### WHAT TO DO
Return the records exactly, keeping every line as it is.

### EXTRACTED INFORMATION
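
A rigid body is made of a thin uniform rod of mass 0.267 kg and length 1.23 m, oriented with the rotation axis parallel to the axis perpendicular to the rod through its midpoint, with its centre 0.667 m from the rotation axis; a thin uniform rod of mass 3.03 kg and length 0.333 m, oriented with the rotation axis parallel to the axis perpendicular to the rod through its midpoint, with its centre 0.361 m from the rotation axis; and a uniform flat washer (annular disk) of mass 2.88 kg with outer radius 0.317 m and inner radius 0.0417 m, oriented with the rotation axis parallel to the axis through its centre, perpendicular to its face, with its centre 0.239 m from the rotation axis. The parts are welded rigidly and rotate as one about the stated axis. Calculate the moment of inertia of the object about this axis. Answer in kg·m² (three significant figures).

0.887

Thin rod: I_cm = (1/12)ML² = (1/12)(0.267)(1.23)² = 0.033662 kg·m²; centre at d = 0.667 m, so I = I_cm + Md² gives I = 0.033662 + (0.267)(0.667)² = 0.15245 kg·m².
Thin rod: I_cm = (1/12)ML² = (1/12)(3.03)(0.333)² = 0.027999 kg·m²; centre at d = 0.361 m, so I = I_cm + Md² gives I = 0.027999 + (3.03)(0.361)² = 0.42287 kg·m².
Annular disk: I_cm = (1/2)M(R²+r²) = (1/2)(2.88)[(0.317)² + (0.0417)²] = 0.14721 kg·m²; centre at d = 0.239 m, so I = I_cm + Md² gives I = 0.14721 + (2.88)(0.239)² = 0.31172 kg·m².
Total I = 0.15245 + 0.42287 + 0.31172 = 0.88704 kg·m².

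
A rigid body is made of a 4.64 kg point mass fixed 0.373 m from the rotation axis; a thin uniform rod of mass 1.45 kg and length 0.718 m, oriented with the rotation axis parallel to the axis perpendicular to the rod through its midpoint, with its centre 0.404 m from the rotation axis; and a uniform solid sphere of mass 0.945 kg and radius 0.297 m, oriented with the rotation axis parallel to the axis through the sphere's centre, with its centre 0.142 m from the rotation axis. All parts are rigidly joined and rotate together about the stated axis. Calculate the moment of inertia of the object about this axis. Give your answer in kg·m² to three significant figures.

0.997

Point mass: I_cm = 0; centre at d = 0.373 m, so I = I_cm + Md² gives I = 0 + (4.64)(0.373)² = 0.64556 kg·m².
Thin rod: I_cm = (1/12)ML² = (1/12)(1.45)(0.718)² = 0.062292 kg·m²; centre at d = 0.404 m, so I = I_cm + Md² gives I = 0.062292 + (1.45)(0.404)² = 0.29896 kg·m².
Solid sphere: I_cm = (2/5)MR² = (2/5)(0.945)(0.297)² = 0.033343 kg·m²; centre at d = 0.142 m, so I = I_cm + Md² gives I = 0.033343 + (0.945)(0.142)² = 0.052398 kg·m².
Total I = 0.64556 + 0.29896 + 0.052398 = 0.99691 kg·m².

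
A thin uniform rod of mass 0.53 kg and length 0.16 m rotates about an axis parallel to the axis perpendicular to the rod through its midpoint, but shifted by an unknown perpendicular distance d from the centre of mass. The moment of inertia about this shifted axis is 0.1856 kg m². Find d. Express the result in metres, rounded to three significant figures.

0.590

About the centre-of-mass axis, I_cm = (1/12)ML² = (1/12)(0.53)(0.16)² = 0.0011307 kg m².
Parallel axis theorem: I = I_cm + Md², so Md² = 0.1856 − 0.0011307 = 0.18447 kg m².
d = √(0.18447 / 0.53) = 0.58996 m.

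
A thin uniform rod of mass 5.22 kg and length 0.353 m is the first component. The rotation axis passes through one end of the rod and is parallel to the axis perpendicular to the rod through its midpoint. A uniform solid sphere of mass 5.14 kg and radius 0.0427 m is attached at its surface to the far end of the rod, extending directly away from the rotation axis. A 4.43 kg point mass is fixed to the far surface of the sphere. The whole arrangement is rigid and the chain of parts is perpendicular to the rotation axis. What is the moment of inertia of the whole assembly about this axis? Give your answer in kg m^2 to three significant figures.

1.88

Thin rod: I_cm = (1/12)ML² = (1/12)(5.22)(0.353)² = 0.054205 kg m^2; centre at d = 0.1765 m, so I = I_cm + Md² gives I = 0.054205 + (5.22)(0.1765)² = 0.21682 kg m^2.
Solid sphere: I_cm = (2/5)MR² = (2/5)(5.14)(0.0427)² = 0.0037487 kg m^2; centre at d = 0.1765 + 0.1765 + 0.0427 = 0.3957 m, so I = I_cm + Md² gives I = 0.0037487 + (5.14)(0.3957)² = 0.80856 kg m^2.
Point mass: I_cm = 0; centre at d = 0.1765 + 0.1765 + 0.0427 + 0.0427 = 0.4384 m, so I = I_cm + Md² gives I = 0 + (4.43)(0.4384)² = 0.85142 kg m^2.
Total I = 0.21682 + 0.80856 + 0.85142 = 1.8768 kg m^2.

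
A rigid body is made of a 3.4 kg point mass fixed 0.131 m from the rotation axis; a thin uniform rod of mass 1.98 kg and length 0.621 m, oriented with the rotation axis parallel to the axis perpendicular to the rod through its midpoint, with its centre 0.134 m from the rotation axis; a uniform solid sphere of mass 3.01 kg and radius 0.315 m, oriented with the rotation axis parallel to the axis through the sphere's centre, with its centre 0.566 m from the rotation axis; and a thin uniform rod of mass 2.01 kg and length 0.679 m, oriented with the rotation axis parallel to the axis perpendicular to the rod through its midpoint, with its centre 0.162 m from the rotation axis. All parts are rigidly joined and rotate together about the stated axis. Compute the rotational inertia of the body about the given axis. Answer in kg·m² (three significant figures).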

### SOLUTION FOR THIS PROBLEM
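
A rigid body is made of a thin uniform rod of mass 0.267 kg and length 1.23 m, oriented with the rotation axis parallel to the axis perpendicular to the rod through its midpoint, with its centre 0.667 m from the rotation axis; a thin uniform rod of mass 3.03 kg and length 0.333 m, oriented with the rotation axis parallel to the axis perpendicular to the rod through its midpoint, with its centre 0.361 m from the rotation axis; and a uniform flat washer (annular disk) of mass 2.88 kg with outer radius 0.317 m and inner radius 0.0417 m, oriented with the rotation axis parallel to the axis through its centre, perpendicular to its face, with its centre 0.239 m from the rotation axis. The parts are welded rigidly and rotate as one about the stated axis. Calculate the moment of inertia of the object about this axis. Answer in kg·m² (three significant figures).

0.887

Thin rod: I_cm = (1/12)ML² = (1/12)(0.267)(1.23)² = 0.033662 kg·m²; centre at d = 0.667 m, so I = I_cm + Md² gives I = 0.033662 + (0.267)(0.667)² = 0.15245 kg·m².
Thin rod: I_cm = (1/12)ML² = (1/12)(3.03)(0.333)² = 0.027999 kg·m²; centre at d = 0.361 m, so I = I_cm + Md² gives I = 0.027999 + (3.03)(0.361)² = 0.42287 kg·m².
Annular disk: I_cm = (1/2)M(R²+r²) = (1/2)(2.88)[(0.317)² + (0.0417)²] = 0.14721 kg·m²; centre at d = 0.239 m, so I = I_cm + Md² gives I = 0.14721 + (2.88)(0.239)² = 0.31172 kg·m².
Total I = 0.15245 + 0.42287 + 0.31172 = 0.88704 kg·m².

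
A rigid body is made of a 4.64 kg point mass fixed 0.373 m from the rotation axis; a thin uniform rod of mass 1.45 kg and length 0.718 m, oriented with the rotation axis parallel to the axis perpendicular to the rod through its midpoint, with its centre 0.404 m from the rotation axis; and a uniform solid sphere of mass 0.945 kg and radius 0.297 m, oriented with the rotation axis parallel to the axis through the sphere's centre, with its centre 0.142 m from the rotation axis. All parts are rigidly joined and rotate together about the stated axis. Calculate the moment of inertia of the object about this axis. Give your answer in kg·m² to three significant figures.

0.997

Point mass: I_cm = 0; centre at d = 0.373 m, so I = I_cm + Md² gives I = 0 + (4.64)(0.373)² = 0.64556 kg·m².
Thin rod: I_cm = (1/12)ML² = (1/12)(1.45)(0.718)² = 0.062292 kg·m²; centre at d = 0.404 m, so I = I_cm + Md² gives I = 0.062292 + (1.45)(0.404)² = 0.29896 kg·m².
Solid sphere: I_cm = (2/5)MR² = (2/5)(0.945)(0.297)² = 0.033343 kg·m²; centre at d = 0.142 m, so I = I_cm + Md² gives I = 0.033343 + (0.945)(0.142)² = 0.052398 kg·m².
Total I = 0.64556 + 0.29896 + 0.052398 = 0.99691 kg·m².

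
A thin uniform rod of mass 0.53 kg and length 0.16 m rotates about an axis parallel to the axis perpendicular to the rod through its midpoint, but shifted by an unknown perpendicular distance d from the centre of mass. The moment of inertia about this shifted axis is 0.1856 kg m². Find d. Express the result in metres, rounded to three significant figures.

0.590

About the centre-of-mass axis, I_cm = (1/12)ML² = (1/12)(0.53)(0.16)² = 0.0011307 kg m².
Parallel axis theorem: I = I_cm + Md², so Md² = 0.1856 − 0.0011307 = 0.18447 kg m².
d = √(0.18447 / 0.53) = 0.58996 m.

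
A thin uniform rod of mass 5.22 kg and length 0.353 m is the first component. The rotation axis passes through one end of the rod and is parallel to the axis perpendicular to the rod through its midpoint. A uniform solid sphere of mass 5.14 kg and radius 0.0427 m is attached at its surface to the far end of the rod, extending directly away from the rotation axis. A 4.43 kg point mass is fixed to the far surface of the sphere. The whole arrangement is rigid and the chain of parts is perpendicular to the rotation axis. What is the moment of inertia of the whole assembly about this axis? Give your answer in kg m^2 to three significant figures.

1.88

Thin rod: I_cm = (1/12)ML² = (1/12)(5.22)(0.353)² = 0.054205 kg m^2; centre at d = 0.1765 m, so I = I_cm + Md² gives I = 0.054205 + (5.22)(0.1765)² = 0.21682 kg m^2.
Solid sphere: I_cm = (2/5)MR² = (2/5)(5.14)(0.0427)² = 0.0037487 kg m^2; centre at d = 0.1765 + 0.1765 + 0.0427 = 0.3957 m, so I = I_cm + Md² gives I = 0.0037487 + (5.14)(0.3957)² = 0.80856 kg m^2.
Point mass: I_cm = 0; centre at d = 0.1765 + 0.1765 + 0.0427 + 0.0427 = 0.4384 m, so I = I_cm + Md² gives I = 0 + (4.43)(0.4384)² = 0.85142 kg m^2.
Total I = 0.21682 + 0.80856 + 0.85142 = 1.8768 kg m^2.

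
A rigid body is made of a 3.4 kg point mass fixed 0.131 m from the rotation axis; a thin uniform rod of mass 1.98 kg and length 0.621 m, oriented with the rotation axis parallel to the axis perpendicular to the rod through its midpoint, with its centre 0.134 m from the rotation axis; a uniform solid sphere of mass 3.01 kg and radius 0.315 m, oriented with the rotation axis parallel to the axis through the sphere's centre, with its centre 0.566 m from the rotation axis; and a thin uniform rod of mass 2.01 kg and length 0.679 m, oriented with the rotation axis parallel to the axis perpendicular to the rod through its midpoint, with its centre 0.162 m from the rotation axis. All parts are rigidly joined and rotate together about the stated axis. Compute the rotational inertia of the body about the given axis. Answer in kg·m² (three significant figures).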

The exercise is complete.